§ **Task goal**
Scan the listing and work out how many lines contain the word "pairwise". Nothing but the number should be given.

§ **Working data**
┌──
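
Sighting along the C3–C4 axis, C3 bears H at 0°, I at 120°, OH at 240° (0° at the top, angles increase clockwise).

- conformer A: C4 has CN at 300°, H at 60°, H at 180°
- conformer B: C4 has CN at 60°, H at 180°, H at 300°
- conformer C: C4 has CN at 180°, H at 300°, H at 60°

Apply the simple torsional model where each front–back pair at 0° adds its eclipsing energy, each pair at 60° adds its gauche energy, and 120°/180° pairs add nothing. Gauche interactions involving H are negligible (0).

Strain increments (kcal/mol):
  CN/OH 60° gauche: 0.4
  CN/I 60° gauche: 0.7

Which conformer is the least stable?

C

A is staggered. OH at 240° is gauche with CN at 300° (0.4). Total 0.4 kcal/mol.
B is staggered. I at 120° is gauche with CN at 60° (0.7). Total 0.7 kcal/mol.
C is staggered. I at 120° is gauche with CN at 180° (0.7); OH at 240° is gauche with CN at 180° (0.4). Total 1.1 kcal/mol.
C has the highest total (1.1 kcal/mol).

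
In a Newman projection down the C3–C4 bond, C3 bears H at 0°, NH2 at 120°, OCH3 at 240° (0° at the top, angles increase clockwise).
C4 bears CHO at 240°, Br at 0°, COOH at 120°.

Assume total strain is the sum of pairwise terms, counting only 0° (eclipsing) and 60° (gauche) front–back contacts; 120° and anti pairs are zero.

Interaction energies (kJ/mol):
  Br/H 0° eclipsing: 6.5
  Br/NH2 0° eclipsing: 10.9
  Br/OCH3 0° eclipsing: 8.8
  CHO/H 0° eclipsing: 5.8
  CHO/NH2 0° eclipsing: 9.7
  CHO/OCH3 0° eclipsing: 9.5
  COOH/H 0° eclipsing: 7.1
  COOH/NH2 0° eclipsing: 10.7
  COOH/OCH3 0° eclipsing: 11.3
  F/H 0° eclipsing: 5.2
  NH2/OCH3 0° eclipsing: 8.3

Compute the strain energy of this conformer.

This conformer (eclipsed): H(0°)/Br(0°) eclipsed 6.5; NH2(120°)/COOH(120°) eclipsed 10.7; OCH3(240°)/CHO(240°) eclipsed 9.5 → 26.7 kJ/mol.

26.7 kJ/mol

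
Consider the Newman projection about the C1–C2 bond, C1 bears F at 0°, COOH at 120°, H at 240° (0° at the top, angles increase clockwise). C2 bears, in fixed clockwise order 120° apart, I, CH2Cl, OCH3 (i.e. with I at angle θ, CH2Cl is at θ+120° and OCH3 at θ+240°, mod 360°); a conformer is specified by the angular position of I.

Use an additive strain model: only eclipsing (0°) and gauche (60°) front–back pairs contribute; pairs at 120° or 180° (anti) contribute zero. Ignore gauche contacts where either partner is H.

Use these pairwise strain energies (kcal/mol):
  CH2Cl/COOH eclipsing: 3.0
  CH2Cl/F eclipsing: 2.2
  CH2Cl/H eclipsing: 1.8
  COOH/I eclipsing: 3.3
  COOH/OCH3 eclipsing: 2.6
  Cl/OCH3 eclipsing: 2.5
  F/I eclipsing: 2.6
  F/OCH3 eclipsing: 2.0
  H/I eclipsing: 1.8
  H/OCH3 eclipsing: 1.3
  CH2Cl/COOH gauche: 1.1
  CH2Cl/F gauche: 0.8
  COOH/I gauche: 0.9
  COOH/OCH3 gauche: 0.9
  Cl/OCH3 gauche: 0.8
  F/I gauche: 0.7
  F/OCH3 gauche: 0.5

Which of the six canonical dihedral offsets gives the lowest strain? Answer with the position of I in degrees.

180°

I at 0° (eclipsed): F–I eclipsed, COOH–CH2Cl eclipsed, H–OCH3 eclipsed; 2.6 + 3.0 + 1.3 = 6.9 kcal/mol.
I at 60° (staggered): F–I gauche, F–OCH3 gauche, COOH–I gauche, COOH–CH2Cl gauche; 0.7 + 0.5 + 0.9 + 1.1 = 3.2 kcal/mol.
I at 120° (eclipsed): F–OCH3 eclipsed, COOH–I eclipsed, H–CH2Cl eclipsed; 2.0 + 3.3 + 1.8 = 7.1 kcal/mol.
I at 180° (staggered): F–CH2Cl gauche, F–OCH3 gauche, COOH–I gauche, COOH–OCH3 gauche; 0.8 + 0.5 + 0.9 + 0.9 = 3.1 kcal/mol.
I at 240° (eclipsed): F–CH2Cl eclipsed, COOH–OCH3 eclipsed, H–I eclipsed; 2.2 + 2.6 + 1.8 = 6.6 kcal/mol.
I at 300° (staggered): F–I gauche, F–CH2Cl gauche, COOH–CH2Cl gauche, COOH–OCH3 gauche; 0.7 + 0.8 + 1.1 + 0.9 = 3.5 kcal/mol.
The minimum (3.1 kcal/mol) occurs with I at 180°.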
└──
§ **Result below**
2